##### Material supplied #####

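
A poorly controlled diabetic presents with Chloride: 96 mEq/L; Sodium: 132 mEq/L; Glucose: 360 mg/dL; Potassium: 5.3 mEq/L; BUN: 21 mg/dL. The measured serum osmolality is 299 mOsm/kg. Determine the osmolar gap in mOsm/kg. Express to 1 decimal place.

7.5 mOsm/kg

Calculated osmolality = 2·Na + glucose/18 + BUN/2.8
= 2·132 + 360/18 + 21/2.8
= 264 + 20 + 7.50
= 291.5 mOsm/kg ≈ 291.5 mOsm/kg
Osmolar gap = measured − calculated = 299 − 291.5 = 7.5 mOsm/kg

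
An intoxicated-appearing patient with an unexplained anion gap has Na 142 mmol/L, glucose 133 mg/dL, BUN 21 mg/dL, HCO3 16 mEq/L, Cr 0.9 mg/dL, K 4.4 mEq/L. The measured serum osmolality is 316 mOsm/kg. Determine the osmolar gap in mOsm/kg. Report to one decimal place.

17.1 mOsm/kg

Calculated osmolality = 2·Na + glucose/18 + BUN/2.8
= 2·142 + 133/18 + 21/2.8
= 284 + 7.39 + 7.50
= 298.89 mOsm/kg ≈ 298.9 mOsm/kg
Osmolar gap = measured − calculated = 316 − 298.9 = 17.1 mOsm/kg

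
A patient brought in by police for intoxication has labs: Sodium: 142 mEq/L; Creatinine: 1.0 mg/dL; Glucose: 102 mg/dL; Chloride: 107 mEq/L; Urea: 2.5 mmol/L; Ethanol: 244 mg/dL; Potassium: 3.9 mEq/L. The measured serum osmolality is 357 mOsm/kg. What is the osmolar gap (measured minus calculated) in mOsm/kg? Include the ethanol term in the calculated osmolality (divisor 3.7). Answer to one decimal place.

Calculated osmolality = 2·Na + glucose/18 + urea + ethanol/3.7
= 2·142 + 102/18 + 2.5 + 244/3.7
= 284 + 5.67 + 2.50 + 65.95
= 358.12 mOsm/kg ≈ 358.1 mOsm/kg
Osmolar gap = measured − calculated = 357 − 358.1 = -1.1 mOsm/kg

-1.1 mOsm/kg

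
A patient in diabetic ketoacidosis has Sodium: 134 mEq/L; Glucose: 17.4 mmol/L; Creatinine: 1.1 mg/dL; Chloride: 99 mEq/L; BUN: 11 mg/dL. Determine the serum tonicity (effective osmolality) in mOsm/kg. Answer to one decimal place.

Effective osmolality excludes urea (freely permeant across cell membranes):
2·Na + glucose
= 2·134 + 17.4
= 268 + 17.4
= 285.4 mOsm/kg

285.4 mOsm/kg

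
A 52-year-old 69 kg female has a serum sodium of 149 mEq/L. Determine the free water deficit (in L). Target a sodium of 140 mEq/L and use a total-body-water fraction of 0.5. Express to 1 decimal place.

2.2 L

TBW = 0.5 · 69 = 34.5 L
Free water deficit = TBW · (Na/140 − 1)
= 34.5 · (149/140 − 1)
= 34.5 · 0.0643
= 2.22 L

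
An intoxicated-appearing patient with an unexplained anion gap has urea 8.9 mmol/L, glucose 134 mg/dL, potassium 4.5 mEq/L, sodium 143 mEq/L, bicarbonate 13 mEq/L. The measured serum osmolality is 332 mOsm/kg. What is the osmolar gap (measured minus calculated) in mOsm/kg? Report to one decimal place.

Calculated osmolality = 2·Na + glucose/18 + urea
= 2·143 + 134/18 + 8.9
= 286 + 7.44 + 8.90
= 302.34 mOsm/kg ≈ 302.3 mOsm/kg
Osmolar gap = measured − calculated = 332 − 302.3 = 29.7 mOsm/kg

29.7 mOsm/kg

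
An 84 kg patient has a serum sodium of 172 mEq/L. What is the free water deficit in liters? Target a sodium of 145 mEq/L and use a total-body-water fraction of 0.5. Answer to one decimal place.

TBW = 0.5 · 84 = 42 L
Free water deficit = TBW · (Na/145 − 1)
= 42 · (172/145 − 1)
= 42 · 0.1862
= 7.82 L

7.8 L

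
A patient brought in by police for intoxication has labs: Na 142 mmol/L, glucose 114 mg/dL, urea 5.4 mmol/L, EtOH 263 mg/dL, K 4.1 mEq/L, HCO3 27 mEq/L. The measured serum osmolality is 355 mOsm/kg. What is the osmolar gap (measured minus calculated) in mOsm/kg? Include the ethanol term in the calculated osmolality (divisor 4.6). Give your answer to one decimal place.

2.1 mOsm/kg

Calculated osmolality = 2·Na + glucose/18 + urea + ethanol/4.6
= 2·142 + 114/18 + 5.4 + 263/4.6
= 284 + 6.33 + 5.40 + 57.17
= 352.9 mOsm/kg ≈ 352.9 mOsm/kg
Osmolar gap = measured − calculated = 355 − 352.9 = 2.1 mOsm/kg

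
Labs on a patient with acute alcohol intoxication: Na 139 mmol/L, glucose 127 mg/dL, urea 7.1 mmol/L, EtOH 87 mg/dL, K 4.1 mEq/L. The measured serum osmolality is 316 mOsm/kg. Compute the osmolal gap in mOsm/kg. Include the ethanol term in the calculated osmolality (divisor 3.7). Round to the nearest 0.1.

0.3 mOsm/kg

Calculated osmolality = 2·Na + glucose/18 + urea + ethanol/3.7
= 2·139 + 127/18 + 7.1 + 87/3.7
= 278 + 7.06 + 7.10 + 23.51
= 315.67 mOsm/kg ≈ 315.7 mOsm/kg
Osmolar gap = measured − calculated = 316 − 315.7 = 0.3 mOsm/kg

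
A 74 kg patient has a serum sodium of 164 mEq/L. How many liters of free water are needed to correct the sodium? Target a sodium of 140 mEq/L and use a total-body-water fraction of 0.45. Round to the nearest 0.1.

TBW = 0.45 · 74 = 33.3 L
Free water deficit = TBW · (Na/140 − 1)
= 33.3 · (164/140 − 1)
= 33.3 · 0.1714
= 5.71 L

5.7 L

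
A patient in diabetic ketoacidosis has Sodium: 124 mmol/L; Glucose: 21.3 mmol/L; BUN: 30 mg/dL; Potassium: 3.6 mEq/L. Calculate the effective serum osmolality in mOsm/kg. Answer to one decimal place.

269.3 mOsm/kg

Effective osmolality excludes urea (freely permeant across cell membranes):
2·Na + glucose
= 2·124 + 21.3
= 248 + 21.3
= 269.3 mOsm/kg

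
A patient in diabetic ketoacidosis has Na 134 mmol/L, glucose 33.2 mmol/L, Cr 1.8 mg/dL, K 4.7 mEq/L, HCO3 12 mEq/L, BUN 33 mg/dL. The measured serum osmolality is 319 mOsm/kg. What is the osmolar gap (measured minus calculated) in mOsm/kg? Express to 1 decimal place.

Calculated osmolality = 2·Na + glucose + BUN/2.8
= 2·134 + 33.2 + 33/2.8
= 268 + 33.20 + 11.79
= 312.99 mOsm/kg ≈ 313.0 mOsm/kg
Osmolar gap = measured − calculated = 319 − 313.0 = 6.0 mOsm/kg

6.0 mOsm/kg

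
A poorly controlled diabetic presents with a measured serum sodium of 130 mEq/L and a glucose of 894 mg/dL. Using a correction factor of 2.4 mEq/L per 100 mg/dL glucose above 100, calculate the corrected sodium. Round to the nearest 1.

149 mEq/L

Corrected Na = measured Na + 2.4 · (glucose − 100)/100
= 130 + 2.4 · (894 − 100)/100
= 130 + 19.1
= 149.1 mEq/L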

#####

## Task prompt
In the records above, copy exactly the lines from the one that contains "A poorly controlled diabetic presents with a" through the last, and nothing else.

## Output
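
A poorly controlled diabetic presents with a measured serum sodium of 130 mEq/L and a glucose of 894 mg/dL. Using a correction factor of 2.4 mEq/L per 100 mg/dL glucose above 100, calculate the corrected sodium. Round to the nearest 1.

149 mEq/L

Corrected Na = measured Na + 2.4 · (glucose − 100)/100
= 130 + 2.4 · (894 − 100)/100
= 130 + 19.1
= 149.1 mEq/L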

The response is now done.